* **Directions for this task**
Begin with the line in which "A calibration stock of potassium" appears and end with the final line of the entries. Retype each one exactly and add nothing.
_____
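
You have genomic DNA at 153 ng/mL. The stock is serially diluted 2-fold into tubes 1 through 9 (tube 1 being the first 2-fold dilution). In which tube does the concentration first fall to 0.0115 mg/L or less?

tube 4

Tube n has concentration 153 ng/mL / 2ⁿ.
Need 2ⁿ ≥ 153 ng/mL / 0.0115 mg/L = 13.3, so n ≥ 3.73.
First such tube: n = 4.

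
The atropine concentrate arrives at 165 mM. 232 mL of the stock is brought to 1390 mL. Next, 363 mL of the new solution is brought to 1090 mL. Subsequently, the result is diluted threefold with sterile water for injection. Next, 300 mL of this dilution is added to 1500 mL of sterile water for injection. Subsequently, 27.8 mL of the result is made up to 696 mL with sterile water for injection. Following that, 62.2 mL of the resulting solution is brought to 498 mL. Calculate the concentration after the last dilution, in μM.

2.54 μM

Overall dilution factor = 5.991 × 3.003 × 3 × 6 × 25.04 × 8.006 = 6.49 × 10⁴.
165 mM / 6.49 × 10⁴ = 2.54 × 10⁻³ mM = 2.54 μM.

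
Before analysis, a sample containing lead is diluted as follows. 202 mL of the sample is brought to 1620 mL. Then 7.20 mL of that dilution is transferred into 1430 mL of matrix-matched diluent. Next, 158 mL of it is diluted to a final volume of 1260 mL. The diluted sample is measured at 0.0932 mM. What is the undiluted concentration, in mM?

Overall dilution factor = 8.020 × 199.6 × 7.975 = 1.28 × 10⁴.
Original = 0.0932 mM × 1.28 × 10⁴ = 1190 mM.

1190 mM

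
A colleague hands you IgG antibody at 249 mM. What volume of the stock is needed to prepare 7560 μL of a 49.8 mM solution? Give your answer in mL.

V₁ = C₂V₂/C₁ = 49.8 × 7560 / 249 = 1512 μL = 1.51 mL.

1.51 mL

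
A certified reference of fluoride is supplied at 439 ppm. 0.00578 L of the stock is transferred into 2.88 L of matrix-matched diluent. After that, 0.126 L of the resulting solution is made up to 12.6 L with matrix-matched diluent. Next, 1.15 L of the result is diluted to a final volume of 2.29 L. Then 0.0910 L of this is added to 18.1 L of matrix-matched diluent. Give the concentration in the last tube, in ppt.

22.1 ppt

Overall dilution factor = 499.3 × 100 × 1.991 × 199.9 = 1.99 × 10⁷.
439 ppm / 1.99 × 10⁷ = 2.21 × 10⁻⁵ ppm = 22.1 ppt.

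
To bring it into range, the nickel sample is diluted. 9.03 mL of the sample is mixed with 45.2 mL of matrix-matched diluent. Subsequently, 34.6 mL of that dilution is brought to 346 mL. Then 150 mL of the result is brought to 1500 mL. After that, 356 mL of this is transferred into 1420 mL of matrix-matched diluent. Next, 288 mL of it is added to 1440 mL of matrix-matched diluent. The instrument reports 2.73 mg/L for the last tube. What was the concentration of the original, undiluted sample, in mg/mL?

49.1 mg/mL

Overall dilution factor = 6.006 × 10 × 10 × 4.989 × 6 = 1.80 × 10⁴.
Original = 2.73 mg/L × 1.80 × 10⁴ = 4.91 × 10⁴ mg/L = 49.1 mg/mL.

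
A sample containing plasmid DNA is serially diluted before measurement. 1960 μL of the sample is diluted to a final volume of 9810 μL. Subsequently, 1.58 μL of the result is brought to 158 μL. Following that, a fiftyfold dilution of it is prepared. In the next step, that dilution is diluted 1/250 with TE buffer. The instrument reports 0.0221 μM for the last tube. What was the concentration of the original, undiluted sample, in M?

0.138 M

Overall dilution factor = 5.005 × 100 × 50 × 250 = 6.26 × 10⁶.
Original = 0.0221 μM × 6.26 × 10⁶ = 1.38 × 10⁵ μM = 0.138 M.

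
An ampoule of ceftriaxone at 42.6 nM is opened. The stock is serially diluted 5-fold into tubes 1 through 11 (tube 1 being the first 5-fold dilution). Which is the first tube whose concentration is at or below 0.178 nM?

tube 4

Tube n has concentration 42.6 nM / 5ⁿ.
Need 5ⁿ ≥ 42.6 nM / 0.178 nM = 239, so n ≥ 3.40.
First such tube: n = 4.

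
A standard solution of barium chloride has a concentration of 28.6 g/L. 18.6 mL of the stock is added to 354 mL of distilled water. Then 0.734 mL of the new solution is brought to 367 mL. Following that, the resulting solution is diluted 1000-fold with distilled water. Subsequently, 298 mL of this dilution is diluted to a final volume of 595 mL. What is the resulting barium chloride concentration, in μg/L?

1.43 μg/L

Overall dilution factor = 20.03 × 500 × 1000 × 1.997 = 2.00 × 10⁷.
28.6 g/L / 2.00 × 10⁷ = 1.43 × 10⁻⁶ g/L = 1.43 μg/L.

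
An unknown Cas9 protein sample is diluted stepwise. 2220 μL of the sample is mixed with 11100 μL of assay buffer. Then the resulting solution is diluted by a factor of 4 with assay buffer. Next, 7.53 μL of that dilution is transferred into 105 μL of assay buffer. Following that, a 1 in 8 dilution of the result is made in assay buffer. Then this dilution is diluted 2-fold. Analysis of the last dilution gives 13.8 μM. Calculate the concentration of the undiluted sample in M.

0.0792 M

Overall dilution factor = 6 × 4 × 14.94 × 8 × 2 = 5739.
Original = 13.8 μM × 5739 = 7.92 × 10⁴ μM = 0.0792 M.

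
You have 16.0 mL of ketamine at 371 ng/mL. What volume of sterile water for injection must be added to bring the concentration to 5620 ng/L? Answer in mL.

5620 ng/L = 5.62 ng/mL.
V₂ = C₁V₁/C₂ = 371 × 16.0 / 5.62 = 1056 mL.
Diluent to add = V₂ − V₁ = 1056 − 16.0 = 1040 mL.

1040 mL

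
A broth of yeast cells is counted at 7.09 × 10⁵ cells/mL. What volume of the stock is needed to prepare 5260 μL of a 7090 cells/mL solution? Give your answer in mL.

0.0526 mL

V₁ = C₂V₂/C₁ = 7090 × 5260 / 7.09 × 10⁵ = 52.6 μL = 0.0526 mL.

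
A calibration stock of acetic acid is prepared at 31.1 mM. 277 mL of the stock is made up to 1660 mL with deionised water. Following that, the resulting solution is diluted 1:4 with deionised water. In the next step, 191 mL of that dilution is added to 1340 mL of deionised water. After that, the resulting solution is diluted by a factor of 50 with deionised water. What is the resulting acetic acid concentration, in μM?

Overall dilution factor = 5.993 × 4 × 8.016 × 50 = 9607.
31.1 mM / 9607 = 3.24 × 10⁻³ mM = 3.24 μM.

3.24 μM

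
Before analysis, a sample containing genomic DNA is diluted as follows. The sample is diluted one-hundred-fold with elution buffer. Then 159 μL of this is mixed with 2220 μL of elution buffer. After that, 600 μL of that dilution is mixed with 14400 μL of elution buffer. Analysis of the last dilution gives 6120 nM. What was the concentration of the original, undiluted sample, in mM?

Overall dilution factor = 100 × 14.96 × 25 = 3.74 × 10⁴.
Original = 6120 nM × 3.74 × 10⁴ = 2.29 × 10⁸ nM = 229 mM.

229 mM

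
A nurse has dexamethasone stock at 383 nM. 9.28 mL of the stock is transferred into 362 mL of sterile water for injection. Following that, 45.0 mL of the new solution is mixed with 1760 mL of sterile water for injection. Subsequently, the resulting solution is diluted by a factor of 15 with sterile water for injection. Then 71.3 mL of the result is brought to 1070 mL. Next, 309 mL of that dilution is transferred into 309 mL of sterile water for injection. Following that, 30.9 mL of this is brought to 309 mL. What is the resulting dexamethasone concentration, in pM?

Overall dilution factor = 40.01 × 40.11 × 15 × 15.01 × 2 × 10 = 7.22 × 10⁶.
383 nM / 7.22 × 10⁶ = 5.30 × 10⁻⁵ nM = 0.0530 pM.

0.0530 pM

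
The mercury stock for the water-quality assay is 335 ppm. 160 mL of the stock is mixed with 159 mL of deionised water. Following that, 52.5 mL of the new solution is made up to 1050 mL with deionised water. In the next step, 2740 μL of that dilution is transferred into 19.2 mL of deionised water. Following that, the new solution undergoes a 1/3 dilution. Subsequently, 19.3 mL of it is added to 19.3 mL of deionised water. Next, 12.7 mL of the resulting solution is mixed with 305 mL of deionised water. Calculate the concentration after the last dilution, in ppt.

6990 ppt

Overall dilution factor = 1.994 × 20 × 8.007 × 3 × 2 × 25.02 = 4.79 × 10⁴.
335 ppm / 4.79 × 10⁴ = 6.99 × 10⁻³ ppm = 6990 ppt.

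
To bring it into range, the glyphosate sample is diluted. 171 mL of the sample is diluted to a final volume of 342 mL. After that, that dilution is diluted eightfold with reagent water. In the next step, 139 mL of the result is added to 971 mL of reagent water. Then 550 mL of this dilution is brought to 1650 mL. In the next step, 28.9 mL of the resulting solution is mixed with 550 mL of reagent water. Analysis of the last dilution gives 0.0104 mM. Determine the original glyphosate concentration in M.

Overall dilution factor = 2 × 8 × 7.986 × 3 × 20.03 = 7678.
Original = 0.0104 mM × 7678 = 79.9 mM = 0.0799 M.

0.0799 M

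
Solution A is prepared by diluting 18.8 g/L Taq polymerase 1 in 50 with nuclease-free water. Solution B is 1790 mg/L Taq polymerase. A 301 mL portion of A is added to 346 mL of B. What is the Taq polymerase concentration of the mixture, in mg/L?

1130 mg/L

C_A = 18.8 g/L / 50 = 0.376 g/L.
C_B = 1790 mg/L = 1.79 g/L.
C_mix = (C_A·V_A + C_B·V_B)/(V_A + V_B) = (0.376×301 + 1.79×346) / 647.0 = 1.13 g/L = 1130 mg/L.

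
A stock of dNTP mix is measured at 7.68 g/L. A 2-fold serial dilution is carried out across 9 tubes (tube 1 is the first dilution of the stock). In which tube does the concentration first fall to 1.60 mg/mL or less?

tube 3

Tube n has concentration 7.68 g/L / 2ⁿ.
Need 2ⁿ ≥ 7.68 g/L / 1.60 mg/mL = 4.80, so n ≥ 2.26.
First such tube: n = 3.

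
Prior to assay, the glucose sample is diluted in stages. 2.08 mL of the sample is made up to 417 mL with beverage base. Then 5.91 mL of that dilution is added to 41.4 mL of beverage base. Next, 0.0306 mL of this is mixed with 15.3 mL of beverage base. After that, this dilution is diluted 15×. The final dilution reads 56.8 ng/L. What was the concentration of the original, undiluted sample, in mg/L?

Overall dilution factor = 200.5 × 8.005 × 501 × 15 = 1.21 × 10⁷.
Original = 56.8 ng/L × 1.21 × 10⁷ = 6.85 × 10⁸ ng/L = 685 mg/L.

685 mg/L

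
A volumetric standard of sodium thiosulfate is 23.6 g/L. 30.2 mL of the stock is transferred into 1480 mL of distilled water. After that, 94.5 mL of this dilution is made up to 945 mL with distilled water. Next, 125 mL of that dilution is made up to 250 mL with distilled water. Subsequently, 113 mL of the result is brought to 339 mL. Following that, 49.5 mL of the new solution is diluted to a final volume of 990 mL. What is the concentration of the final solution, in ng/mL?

393 ng/mL

Overall dilution factor = 50.01 × 10 × 2 × 3 × 20 = 6.00 × 10⁴.
23.6 g/L / 6.00 × 10⁴ = 3.93 × 10⁻⁴ g/L = 393 ng/mL.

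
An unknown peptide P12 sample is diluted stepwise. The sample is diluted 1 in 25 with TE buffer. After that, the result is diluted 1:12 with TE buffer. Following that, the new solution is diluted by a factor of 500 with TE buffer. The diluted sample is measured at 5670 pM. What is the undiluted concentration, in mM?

Overall dilution factor = 25 × 12 × 500 = 1.50 × 10⁵.
Original = 5670 pM × 1.50 × 10⁵ = 8.51 × 10⁸ pM = 0.850 mM.

0.850 mM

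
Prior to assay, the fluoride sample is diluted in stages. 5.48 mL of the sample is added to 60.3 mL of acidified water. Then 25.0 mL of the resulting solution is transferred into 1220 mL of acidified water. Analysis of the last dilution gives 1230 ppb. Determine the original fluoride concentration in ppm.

735 ppm

Overall dilution factor = 12.00 × 49.80 = 598.
Original = 1230 ppb × 598 = 7.35 × 10⁵ ppb = 735 ppm.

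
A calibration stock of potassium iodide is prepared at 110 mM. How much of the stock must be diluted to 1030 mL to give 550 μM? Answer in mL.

5.15 mL

550 μM = 0.550 mM.
V₁ = C₂V₂/C₁ = 0.550 × 1030 / 110 = 5.15 mL.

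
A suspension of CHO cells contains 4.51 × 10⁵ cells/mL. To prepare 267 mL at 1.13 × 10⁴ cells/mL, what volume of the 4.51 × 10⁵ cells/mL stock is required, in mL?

V₁ = C₂V₂/C₁ = 1.13 × 10⁴ × 267 / 4.51 × 10⁵ = 6.69 mL.

6.69 mL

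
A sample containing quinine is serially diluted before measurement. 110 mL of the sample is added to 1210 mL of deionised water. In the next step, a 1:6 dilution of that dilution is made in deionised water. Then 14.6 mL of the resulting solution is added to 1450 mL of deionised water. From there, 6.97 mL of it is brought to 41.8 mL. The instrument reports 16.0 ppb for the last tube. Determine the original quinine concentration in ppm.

693 ppm

Overall dilution factor = 12 × 6 × 100.3 × 5.997 = 4.33 × 10⁴.
Original = 16.0 ppb × 4.33 × 10⁴ = 6.93 × 10⁵ ppb = 693 ppm.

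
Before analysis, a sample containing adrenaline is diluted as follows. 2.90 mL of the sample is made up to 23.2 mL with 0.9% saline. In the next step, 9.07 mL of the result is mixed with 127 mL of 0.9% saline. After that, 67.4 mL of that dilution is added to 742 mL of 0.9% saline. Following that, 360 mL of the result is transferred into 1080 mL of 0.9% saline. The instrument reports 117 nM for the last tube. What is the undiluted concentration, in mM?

0.675 mM

Overall dilution factor = 8 × 15.00 × 12.01 × 4 = 5765.
Original = 117 nM × 5765 = 6.75 × 10⁵ nM = 0.675 mM.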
_____
* **Response below**
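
A calibration stock of potassium iodide is prepared at 110 mM. How much of the stock must be diluted to 1030 mL to give 550 μM? Answer in mL.

5.15 mL

550 μM = 0.550 mM.
V₁ = C₂V₂/C₁ = 0.550 × 1030 / 110 = 5.15 mL.

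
A suspension of CHO cells contains 4.51 × 10⁵ cells/mL. To prepare 267 mL at 1.13 × 10⁴ cells/mL, what volume of the 4.51 × 10⁵ cells/mL stock is required, in mL?

V₁ = C₂V₂/C₁ = 1.13 × 10⁴ × 267 / 4.51 × 10⁵ = 6.69 mL.

6.69 mL

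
A sample containing quinine is serially diluted before measurement. 110 mL of the sample is added to 1210 mL of deionised water. In the next step, a 1:6 dilution of that dilution is made in deionised water. Then 14.6 mL of the resulting solution is added to 1450 mL of deionised water. From there, 6.97 mL of it is brought to 41.8 mL. The instrument reports 16.0 ppb for the last tube. Determine the original quinine concentration in ppm.

693 ppm

Overall dilution factor = 12 × 6 × 100.3 × 5.997 = 4.33 × 10⁴.
Original = 16.0 ppb × 4.33 × 10⁴ = 6.93 × 10⁵ ppb = 693 ppm.

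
Before analysis, a sample containing adrenaline is diluted as follows. 2.90 mL of the sample is made up to 23.2 mL with 0.9% saline. In the next step, 9.07 mL of the result is mixed with 127 mL of 0.9% saline. After that, 67.4 mL of that dilution is added to 742 mL of 0.9% saline. Following that, 360 mL of the result is transferred into 1080 mL of 0.9% saline. The instrument reports 117 nM for the last tube. What is the undiluted concentration, in mM?

0.675 mM

Overall dilution factor = 8 × 15.00 × 12.01 × 4 = 5765.
Original = 117 nM × 5765 = 6.75 × 10⁵ nM = 0.675 mM.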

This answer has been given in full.